Records shown:
--

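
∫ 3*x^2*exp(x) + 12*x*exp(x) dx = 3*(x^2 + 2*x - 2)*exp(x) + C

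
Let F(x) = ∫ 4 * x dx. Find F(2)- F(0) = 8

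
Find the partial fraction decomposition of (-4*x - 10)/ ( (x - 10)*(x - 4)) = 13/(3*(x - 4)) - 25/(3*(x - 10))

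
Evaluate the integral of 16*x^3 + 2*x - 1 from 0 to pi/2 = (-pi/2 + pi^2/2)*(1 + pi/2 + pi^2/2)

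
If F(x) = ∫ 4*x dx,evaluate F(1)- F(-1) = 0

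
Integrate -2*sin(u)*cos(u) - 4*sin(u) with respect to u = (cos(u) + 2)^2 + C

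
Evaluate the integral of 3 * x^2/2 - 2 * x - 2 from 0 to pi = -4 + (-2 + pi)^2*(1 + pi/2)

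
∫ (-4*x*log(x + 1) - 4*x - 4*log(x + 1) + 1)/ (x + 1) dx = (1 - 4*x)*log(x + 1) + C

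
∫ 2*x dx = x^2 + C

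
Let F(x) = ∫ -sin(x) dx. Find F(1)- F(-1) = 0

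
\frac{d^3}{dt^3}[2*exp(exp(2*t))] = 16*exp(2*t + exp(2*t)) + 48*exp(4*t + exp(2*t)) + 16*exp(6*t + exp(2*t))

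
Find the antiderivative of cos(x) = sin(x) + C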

--

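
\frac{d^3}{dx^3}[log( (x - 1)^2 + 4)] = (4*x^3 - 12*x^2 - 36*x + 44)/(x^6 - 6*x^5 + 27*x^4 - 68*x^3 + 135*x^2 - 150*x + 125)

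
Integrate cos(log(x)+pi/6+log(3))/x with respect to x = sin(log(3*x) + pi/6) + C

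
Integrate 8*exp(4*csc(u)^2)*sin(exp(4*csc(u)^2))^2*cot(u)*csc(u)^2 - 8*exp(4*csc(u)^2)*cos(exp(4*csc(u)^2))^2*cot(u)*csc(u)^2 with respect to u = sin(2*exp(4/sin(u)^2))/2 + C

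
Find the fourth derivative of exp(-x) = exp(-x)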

--

Problem requirements: Copy out each line of the data above, exactly, if it lies between the line holding "Let F(x) = ∫ 4 * x dx. Find F(2)- F(0) = 8" and the line holding "Find the antiderivative", inclusive; copy no other line.

Solution:
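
Let F(x) = ∫ 4 * x dx. Find F(2)- F(0) = 8

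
Find the partial fraction decomposition of (-4*x - 10)/ ( (x - 10)*(x - 4)) = 13/(3*(x - 4)) - 25/(3*(x - 10))

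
Evaluate the integral of 16*x^3 + 2*x - 1 from 0 to pi/2 = (-pi/2 + pi^2/2)*(1 + pi/2 + pi^2/2)

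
If F(x) = ∫ 4*x dx,evaluate F(1)- F(-1) = 0

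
Integrate -2*sin(u)*cos(u) - 4*sin(u) with respect to u = (cos(u) + 2)^2 + C

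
Evaluate the integral of 3 * x^2/2 - 2 * x - 2 from 0 to pi = -4 + (-2 + pi)^2*(1 + pi/2)

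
∫ (-4*x*log(x + 1) - 4*x - 4*log(x + 1) + 1)/ (x + 1) dx = (1 - 4*x)*log(x + 1) + C

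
∫ 2*x dx = x^2 + C

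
Let F(x) = ∫ -sin(x) dx. Find F(1)- F(-1) = 0

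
\frac{d^3}{dt^3}[2*exp(exp(2*t))] = 16*exp(2*t + exp(2*t)) + 48*exp(4*t + exp(2*t)) + 16*exp(6*t + exp(2*t))

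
Find the antiderivative of cos(x) = sin(x) + C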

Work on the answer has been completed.